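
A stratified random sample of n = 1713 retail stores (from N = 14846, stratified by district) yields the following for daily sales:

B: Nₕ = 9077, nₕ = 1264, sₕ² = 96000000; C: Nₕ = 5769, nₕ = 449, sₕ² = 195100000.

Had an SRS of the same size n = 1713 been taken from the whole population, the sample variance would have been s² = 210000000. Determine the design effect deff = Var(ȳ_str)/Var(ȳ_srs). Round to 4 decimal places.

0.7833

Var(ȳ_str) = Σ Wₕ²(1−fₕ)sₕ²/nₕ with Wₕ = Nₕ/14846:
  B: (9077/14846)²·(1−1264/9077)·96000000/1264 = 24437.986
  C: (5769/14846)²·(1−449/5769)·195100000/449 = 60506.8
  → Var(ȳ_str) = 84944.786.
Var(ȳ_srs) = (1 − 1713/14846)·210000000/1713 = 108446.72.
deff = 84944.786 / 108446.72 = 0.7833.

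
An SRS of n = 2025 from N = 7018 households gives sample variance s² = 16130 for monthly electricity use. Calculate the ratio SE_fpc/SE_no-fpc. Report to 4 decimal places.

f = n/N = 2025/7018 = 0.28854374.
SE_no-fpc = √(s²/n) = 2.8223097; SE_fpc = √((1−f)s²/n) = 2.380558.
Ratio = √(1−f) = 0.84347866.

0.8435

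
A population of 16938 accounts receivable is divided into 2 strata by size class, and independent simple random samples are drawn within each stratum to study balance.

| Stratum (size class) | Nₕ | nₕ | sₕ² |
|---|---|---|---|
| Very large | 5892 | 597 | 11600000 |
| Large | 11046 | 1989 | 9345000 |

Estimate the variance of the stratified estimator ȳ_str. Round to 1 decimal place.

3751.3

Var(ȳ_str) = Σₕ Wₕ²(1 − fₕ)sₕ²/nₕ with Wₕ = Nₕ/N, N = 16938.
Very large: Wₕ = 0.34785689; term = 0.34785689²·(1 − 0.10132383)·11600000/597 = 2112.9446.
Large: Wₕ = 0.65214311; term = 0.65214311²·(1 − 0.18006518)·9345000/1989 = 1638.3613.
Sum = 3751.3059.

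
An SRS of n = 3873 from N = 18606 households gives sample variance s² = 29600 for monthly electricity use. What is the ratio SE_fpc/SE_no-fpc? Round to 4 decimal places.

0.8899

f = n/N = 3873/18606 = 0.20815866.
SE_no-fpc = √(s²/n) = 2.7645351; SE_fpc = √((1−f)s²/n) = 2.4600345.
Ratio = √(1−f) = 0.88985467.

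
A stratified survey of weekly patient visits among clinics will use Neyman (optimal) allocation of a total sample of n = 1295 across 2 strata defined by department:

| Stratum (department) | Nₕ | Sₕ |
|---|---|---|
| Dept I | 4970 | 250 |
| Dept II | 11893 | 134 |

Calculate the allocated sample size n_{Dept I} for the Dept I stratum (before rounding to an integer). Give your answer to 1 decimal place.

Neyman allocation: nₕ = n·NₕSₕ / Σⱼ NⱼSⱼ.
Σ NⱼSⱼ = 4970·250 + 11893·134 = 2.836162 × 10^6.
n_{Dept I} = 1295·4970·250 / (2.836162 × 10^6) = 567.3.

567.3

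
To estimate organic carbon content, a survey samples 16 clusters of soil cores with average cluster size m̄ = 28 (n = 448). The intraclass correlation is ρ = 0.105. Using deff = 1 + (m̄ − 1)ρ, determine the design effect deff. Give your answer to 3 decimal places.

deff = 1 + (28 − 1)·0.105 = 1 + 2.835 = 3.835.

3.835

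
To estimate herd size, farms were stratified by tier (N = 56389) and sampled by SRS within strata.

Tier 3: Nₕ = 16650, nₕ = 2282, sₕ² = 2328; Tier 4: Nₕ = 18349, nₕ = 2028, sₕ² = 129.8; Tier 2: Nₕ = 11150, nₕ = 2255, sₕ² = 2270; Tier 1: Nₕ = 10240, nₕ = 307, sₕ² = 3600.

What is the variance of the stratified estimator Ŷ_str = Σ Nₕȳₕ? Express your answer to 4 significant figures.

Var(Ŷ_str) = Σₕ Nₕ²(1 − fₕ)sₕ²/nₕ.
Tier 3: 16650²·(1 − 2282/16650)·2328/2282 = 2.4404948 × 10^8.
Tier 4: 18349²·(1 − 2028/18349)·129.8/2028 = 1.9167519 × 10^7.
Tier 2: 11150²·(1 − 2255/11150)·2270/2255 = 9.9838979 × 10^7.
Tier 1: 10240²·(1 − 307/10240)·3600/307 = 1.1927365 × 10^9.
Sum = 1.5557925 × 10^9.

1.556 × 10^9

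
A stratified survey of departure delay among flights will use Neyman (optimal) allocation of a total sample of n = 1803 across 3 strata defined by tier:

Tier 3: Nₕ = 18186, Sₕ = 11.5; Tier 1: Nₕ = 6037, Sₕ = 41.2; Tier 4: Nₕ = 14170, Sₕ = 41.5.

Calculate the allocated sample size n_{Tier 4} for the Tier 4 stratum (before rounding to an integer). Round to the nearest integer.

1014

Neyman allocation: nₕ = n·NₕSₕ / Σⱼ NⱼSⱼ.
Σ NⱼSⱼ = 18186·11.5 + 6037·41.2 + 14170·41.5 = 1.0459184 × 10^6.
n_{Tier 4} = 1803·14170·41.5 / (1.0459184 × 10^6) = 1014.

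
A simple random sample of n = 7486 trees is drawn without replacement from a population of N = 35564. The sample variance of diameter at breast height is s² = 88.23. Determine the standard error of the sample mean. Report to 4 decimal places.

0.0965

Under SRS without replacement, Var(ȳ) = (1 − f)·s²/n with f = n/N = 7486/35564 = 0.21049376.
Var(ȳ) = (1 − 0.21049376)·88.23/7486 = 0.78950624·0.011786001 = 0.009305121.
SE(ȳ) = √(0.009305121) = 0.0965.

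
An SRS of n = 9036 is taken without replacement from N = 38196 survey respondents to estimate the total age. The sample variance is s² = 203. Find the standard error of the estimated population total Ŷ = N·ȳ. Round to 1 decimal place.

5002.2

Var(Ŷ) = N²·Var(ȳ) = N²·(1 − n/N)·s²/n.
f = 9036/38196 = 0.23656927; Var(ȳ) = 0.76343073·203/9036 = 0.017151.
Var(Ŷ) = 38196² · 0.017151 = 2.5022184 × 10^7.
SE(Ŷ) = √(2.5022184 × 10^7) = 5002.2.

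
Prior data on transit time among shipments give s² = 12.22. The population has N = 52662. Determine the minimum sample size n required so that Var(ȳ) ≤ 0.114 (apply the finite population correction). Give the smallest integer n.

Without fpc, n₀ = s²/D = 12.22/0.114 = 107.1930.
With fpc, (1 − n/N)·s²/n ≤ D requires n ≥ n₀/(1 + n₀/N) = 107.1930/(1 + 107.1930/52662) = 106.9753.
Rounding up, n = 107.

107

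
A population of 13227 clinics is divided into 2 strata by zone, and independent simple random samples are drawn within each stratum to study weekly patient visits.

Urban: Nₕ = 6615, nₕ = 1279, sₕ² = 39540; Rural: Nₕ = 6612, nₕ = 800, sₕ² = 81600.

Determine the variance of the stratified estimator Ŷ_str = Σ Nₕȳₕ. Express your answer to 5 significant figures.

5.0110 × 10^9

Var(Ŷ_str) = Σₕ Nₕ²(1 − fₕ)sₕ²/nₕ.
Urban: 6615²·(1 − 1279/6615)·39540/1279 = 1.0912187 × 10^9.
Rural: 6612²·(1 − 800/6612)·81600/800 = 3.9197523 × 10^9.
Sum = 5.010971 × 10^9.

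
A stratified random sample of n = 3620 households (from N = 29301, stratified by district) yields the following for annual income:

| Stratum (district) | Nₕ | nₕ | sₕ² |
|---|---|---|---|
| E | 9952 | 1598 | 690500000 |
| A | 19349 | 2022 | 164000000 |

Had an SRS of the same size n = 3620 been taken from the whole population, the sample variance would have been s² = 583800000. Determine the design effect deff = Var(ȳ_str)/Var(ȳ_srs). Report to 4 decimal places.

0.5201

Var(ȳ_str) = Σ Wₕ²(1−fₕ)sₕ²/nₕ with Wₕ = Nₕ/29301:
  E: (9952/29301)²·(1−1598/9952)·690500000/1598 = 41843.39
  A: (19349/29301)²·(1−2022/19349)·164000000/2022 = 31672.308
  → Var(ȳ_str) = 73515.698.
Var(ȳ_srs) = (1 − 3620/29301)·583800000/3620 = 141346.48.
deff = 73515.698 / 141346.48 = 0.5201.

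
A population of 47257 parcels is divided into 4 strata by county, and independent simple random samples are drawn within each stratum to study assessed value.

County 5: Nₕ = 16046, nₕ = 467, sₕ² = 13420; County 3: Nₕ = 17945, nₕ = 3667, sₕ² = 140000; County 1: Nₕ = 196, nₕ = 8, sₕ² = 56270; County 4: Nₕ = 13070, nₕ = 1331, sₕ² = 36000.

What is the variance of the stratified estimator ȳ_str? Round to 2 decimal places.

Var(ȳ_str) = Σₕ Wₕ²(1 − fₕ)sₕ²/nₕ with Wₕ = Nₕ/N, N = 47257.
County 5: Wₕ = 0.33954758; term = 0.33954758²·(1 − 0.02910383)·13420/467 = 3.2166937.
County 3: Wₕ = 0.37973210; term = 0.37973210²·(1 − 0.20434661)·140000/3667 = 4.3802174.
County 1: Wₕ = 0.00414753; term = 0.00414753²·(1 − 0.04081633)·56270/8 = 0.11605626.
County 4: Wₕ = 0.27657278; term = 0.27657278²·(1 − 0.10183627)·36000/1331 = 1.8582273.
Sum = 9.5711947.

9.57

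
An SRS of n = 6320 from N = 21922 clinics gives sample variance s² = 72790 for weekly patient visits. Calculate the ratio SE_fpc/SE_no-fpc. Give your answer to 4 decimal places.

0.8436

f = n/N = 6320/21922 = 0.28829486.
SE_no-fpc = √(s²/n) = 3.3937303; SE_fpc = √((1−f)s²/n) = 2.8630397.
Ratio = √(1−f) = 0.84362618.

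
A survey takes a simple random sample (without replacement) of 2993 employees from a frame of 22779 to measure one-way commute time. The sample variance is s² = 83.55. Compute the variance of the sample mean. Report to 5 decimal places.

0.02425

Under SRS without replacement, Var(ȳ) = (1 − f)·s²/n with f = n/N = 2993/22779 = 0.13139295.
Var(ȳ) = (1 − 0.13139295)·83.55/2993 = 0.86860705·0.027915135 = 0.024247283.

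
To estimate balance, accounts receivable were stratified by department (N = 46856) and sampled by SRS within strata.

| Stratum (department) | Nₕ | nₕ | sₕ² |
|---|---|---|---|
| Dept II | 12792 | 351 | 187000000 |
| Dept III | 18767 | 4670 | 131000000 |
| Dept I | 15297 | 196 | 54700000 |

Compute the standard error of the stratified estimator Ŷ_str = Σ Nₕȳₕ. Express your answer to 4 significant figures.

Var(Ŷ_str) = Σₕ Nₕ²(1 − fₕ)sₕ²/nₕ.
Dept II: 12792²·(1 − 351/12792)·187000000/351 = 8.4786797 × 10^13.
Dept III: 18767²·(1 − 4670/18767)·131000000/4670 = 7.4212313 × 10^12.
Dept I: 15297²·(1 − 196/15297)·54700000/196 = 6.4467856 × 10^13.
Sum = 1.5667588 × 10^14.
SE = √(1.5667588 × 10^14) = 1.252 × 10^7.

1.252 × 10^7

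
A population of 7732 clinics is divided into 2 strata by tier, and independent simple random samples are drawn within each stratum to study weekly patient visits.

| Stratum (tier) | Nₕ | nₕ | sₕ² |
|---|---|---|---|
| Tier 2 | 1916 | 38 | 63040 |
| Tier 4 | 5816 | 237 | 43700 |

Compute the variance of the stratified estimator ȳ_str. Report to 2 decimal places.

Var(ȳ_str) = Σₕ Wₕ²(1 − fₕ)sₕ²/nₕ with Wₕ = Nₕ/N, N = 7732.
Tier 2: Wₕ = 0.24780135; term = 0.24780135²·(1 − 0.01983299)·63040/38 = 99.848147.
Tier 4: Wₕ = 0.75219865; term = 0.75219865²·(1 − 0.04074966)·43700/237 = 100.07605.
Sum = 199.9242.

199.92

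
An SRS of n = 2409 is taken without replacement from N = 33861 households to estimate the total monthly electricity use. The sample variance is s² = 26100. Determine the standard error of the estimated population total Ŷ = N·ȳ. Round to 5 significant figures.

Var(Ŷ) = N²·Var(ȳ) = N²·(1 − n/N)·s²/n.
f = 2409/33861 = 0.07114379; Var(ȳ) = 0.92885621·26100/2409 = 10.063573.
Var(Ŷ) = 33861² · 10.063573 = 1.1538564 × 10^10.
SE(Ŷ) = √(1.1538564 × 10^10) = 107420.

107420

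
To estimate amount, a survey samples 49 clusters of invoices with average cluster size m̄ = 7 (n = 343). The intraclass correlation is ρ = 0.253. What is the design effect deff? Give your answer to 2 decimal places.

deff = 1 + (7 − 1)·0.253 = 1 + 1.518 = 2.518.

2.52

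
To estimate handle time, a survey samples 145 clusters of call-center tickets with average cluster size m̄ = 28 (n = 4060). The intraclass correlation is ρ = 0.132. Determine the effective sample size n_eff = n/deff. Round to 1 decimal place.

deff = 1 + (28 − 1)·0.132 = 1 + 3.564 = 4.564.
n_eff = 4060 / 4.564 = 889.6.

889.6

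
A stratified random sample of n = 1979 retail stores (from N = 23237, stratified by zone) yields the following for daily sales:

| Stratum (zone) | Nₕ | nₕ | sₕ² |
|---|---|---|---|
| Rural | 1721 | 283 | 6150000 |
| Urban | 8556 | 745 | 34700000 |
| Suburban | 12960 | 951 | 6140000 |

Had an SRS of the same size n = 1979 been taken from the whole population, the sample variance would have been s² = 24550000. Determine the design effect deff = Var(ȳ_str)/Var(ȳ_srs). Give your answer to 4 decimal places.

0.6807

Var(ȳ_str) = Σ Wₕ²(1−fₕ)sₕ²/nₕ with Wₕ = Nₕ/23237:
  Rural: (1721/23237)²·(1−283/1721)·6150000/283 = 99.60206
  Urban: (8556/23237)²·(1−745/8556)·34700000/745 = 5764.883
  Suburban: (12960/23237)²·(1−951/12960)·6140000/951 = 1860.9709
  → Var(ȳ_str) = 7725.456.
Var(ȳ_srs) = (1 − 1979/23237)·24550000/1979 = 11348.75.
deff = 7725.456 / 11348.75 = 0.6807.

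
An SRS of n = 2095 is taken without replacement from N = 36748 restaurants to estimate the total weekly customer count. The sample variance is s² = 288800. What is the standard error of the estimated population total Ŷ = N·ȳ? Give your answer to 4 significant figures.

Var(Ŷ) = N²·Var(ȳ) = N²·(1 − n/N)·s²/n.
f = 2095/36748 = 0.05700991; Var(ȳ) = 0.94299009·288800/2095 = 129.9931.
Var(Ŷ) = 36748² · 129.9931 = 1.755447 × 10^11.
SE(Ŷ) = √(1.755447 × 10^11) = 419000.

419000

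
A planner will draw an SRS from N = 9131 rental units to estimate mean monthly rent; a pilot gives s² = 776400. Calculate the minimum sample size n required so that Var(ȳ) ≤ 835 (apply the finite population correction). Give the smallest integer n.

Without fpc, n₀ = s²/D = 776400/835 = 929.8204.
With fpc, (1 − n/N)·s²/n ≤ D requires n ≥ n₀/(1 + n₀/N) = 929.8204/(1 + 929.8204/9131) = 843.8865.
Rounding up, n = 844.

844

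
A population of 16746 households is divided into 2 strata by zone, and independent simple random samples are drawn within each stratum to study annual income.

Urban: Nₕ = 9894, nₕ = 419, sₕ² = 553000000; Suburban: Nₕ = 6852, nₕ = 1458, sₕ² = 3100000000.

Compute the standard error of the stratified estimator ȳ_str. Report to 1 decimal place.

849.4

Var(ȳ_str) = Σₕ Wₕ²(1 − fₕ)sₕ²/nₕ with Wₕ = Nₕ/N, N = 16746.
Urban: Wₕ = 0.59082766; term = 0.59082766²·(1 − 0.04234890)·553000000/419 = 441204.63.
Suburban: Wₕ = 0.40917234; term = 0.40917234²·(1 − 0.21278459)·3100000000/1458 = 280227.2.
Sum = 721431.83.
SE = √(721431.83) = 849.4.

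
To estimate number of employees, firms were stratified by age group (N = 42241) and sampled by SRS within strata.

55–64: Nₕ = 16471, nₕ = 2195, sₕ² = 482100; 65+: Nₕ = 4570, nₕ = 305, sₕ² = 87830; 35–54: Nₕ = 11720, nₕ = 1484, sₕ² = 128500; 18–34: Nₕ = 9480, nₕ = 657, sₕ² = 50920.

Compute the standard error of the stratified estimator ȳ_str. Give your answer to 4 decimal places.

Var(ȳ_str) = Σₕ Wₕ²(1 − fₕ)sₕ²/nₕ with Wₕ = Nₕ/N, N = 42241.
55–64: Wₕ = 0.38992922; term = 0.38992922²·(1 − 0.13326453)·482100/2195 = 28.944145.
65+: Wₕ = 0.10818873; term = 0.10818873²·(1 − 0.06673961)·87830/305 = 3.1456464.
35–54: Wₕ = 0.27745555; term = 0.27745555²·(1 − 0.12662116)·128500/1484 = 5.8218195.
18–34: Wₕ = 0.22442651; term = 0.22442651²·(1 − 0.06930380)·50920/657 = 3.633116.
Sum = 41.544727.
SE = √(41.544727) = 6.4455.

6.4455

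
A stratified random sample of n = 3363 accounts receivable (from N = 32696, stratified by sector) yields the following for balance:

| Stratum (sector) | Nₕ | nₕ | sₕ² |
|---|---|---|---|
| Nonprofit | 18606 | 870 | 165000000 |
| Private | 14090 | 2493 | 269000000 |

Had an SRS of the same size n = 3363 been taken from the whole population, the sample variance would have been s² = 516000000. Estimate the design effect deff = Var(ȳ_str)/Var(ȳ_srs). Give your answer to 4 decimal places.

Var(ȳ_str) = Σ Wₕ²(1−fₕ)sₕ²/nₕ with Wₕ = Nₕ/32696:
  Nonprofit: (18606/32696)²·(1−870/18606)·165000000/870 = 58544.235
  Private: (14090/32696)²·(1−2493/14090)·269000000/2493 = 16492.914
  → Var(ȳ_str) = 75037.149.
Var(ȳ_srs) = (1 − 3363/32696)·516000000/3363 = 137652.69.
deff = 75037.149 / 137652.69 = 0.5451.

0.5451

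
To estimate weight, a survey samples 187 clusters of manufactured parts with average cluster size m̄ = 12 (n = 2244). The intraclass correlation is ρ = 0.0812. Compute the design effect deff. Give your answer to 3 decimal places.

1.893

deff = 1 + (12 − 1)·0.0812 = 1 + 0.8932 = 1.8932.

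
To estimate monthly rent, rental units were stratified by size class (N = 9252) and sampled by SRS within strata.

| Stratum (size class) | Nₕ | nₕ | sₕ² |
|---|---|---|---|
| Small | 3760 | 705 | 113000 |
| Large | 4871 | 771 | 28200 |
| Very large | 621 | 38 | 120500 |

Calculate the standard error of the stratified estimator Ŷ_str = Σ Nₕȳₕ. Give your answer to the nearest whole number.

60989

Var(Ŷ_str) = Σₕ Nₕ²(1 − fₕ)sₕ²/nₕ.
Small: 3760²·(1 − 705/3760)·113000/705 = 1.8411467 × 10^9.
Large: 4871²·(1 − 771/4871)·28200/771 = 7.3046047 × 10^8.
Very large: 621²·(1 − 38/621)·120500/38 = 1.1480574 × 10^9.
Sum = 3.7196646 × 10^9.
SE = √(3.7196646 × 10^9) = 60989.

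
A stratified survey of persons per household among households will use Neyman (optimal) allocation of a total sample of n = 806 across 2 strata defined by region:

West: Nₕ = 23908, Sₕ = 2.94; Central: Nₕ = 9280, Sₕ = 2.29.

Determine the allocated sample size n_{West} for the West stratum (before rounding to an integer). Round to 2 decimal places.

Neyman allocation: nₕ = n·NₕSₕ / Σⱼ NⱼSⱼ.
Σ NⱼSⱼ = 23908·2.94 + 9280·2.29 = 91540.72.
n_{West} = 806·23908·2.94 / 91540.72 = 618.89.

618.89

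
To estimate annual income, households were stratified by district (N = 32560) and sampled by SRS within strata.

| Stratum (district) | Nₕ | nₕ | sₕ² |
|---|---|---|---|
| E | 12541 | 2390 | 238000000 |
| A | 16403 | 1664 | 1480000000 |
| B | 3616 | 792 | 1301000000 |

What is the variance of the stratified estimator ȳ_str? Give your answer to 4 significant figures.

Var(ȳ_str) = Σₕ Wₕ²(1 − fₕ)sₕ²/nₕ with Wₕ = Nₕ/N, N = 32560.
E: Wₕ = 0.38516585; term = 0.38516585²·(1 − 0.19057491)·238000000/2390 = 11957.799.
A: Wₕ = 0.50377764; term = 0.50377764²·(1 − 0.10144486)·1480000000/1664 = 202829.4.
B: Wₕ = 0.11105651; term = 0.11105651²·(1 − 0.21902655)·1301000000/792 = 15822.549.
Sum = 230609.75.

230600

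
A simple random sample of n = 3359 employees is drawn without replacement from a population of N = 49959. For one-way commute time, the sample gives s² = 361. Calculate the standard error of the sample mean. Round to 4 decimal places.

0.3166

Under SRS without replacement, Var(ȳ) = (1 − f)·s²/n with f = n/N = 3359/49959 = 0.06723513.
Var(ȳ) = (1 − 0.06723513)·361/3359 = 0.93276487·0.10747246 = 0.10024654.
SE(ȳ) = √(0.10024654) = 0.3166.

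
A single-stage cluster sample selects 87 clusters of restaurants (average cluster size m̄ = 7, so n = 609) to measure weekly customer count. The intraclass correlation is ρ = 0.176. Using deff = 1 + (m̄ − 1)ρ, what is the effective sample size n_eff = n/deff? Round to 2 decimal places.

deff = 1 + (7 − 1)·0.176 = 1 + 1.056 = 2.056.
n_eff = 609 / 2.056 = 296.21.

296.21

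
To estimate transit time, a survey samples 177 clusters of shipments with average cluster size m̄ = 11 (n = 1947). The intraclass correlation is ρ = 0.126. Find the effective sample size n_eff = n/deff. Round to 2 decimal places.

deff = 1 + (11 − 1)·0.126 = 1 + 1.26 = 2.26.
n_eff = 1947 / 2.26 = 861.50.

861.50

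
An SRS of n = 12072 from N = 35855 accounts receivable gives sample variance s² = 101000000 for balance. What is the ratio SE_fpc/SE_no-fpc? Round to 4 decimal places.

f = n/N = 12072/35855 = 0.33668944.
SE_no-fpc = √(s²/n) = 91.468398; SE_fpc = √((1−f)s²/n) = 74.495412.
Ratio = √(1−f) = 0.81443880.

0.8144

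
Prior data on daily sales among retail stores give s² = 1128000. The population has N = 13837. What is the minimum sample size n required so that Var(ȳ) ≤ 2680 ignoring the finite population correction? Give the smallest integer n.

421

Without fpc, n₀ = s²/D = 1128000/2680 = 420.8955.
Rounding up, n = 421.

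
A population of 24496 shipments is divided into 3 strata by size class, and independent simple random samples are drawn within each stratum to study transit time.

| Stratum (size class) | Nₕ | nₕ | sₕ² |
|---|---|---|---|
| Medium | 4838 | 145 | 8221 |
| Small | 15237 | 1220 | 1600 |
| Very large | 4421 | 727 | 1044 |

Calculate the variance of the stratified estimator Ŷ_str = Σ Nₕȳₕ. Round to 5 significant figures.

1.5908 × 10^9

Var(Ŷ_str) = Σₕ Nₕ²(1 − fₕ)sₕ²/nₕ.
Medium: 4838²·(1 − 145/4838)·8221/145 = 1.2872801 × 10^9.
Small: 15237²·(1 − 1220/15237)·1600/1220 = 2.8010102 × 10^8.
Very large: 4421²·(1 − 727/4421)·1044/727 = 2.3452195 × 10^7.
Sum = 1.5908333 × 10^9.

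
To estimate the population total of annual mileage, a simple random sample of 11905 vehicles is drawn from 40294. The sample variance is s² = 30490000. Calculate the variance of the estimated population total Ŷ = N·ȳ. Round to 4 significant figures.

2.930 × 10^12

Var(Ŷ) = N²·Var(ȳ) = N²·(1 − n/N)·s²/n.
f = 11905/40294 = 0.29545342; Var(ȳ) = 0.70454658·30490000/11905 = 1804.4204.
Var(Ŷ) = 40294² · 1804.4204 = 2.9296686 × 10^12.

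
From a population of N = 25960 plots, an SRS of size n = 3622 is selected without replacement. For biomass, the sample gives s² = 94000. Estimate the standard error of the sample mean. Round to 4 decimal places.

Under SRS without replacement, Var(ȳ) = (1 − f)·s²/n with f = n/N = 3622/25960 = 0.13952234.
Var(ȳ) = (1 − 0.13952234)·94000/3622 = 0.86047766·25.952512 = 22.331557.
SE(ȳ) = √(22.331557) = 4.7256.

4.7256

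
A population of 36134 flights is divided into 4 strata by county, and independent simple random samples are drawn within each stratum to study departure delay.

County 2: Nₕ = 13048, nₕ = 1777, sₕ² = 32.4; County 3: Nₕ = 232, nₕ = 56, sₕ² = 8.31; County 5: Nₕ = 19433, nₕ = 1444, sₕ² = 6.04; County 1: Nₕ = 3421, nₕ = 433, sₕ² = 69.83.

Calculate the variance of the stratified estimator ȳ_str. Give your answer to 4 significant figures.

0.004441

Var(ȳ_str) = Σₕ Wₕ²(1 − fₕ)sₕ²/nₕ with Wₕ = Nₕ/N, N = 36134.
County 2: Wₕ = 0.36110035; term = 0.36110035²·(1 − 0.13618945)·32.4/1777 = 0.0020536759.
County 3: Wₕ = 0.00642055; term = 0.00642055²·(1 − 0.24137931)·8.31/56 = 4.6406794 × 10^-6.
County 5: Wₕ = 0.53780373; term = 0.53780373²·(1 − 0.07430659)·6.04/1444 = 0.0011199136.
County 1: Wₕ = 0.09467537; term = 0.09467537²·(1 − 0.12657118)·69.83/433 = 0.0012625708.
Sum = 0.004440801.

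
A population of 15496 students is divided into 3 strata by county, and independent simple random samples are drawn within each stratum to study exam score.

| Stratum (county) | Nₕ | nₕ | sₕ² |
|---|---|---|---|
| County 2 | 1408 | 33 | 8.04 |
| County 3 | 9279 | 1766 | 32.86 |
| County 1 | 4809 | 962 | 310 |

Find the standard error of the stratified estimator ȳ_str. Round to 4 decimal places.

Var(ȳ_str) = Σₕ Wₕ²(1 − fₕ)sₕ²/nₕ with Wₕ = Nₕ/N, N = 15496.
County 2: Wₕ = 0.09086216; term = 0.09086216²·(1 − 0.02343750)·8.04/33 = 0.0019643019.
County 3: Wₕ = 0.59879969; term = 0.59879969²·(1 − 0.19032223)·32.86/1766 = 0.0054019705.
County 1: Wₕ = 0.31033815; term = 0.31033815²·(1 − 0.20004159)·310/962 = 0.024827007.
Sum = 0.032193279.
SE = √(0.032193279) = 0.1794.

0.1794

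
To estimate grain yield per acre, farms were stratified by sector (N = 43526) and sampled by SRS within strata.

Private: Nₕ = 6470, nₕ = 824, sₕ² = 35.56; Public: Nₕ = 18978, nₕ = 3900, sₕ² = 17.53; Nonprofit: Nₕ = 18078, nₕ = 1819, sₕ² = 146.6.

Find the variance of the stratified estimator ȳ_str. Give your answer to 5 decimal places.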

**********

▶ [Exercise prompt]: Word for word, set down the lines from the beginning of the records through the line that holds "B: Nₕ = 9077, nₕ". Leave out the rest.

▶ [Answer to the exercise]:
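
A stratified random sample of n = 1713 retail stores (from N = 14846, stratified by district) yields the following for daily sales:

B: Nₕ = 9077, nₕ = 1264, sₕ² = 96000000; C: Nₕ = 5769, nₕ = 449, sₕ² = 195100000.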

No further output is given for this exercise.